Everything from the line holding "Cstat: 77 mL/cmH2O" through the last line of the listing needs to be repeated exactly, with no other lines.
-- Opening Marker --
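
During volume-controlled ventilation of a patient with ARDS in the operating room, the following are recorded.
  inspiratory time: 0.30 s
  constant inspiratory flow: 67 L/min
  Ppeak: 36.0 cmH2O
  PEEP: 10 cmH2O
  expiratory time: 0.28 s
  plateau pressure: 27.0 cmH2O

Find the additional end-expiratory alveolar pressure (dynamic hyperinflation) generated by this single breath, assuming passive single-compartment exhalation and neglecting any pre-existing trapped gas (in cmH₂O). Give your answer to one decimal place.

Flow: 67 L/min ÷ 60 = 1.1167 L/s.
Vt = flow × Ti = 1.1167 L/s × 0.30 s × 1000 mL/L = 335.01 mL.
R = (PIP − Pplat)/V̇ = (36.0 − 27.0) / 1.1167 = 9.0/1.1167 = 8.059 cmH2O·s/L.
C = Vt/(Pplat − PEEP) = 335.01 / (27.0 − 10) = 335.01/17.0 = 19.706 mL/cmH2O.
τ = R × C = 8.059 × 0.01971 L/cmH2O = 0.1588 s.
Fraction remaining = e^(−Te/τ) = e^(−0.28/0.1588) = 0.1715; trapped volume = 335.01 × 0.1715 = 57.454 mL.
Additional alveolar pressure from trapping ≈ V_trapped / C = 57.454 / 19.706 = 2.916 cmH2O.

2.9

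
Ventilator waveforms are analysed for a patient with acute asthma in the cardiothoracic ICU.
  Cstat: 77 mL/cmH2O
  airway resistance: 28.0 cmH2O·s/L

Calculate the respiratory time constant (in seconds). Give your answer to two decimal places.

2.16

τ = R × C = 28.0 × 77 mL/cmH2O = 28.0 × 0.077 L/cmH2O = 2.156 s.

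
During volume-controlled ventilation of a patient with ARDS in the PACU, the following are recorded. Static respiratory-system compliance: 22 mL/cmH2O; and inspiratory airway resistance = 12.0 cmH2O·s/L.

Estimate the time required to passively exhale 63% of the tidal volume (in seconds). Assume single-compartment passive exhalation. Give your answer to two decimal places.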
-- Closing Marker --
### ANSWER BOX
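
  Cstat: 77 mL/cmH2O
  airway resistance: 28.0 cmH2O·s/L

Calculate the respiratory time constant (in seconds). Give your answer to two decimal places.

2.16

τ = R × C = 28.0 × 77 mL/cmH2O = 28.0 × 0.077 L/cmH2O = 2.156 s.

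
During volume-controlled ventilation of a patient with ARDS in the PACU, the following are recorded. Static respiratory-system compliance: 22 mL/cmH2O; and inspiratory airway resistance = 12.0 cmH2O·s/L.

Estimate the time required to passively exhale 63% of the tidal volume (in seconds). Assume single-compartment passive exhalation. Give your answer to two decimal places.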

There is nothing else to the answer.